-- Activity --
From the first line of the data below, repeat each line exactly until you reach the line with "Apply this move"; include that line too.

Saved entries

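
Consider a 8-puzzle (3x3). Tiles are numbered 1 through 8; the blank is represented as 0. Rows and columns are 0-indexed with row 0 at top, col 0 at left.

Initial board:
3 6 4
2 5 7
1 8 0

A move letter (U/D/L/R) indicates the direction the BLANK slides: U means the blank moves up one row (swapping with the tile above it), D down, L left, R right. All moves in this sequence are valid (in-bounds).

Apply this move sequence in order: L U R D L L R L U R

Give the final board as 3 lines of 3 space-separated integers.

Answer: 3 6 4
7 0 8
2 1 5

Derivation:
After move 1 (L):
3 6 4
2 5 7
1 0 8

After move 2 (U):
3 6 4
2 0 7
1 5 8

After move 3 (R):
3 6 4
2 7 0
1 5 8

After move 4 (D):
3 6 4
2 7 8
1 5 0

After move 5 (L):
3 6 4
2 7 8
1 0 5

After move 6 (L):
3 6 4
2 7 8
0 1 5

After move 7 (R):
3 6 4
2 7 8
1 0 5

After move 8 (L):
3 6 4
2 7 8
0 1 5

After move 9 (U):
3 6 4
0 7 8
2 1 5

After move 10 (R):
3 6 4
7 0 8
2 1 5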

-- Finished exercise --
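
Consider a 8-puzzle (3x3). Tiles are numbered 1 through 8; the blank is represented as 0. Rows and columns are 0-indexed with row 0 at top, col 0 at left.

Initial board:
3 6 4
2 5 7
1 8 0

A move letter (U/D/L/R) indicates the direction the BLANK slides: U means the blank moves up one row (swapping with the tile above it), D down, L left, R right. All moves in this sequence are valid (in-bounds).

Apply this move sequence in order: L U R D L L R L U R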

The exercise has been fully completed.